ASSIGNMENT
Write down each entry precisely as given.

------ INPUT DATA

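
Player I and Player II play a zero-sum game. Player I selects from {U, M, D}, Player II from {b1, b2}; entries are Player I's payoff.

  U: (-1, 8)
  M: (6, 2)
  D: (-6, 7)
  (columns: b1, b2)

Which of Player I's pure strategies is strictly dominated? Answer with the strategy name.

U gives a strictly higher payoff than D against every column: -1 > -6, 8 > 7.
So D is strictly dominated and Player I never plays it.

D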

------------

OUTPUT OF THE TASK
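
Player I and Player II play a zero-sum game. Player I selects from {U, M, D}, Player II from {b1, b2}; entries are Player I's payoff.

  U: (-1, 8)
  M: (6, 2)
  D: (-6, 7)
  (columns: b1, b2)

Which of Player I's pure strategies is strictly dominated? Answer with the strategy name.

U gives a strictly higher payoff than D against every column: -1 > -6, 8 > 7.
So D is strictly dominated and Player I never plays it.

D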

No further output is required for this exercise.